WORK REQUIRED: Scan the lines below; pull out those with "changes".

Saved data entries
——
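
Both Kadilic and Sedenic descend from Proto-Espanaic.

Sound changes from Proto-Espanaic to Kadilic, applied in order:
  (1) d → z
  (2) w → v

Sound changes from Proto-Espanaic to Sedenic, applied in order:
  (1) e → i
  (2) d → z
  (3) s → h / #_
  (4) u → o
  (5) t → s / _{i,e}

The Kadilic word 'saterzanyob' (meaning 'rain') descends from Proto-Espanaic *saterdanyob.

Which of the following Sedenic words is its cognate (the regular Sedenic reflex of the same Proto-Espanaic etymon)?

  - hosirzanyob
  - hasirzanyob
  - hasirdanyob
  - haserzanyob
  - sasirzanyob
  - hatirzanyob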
——
RESULT:
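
Sound changes from Proto-Espanaic to Kadilic, applied in order:
Sound changes from Proto-Espanaic to Sedenic, applied in order: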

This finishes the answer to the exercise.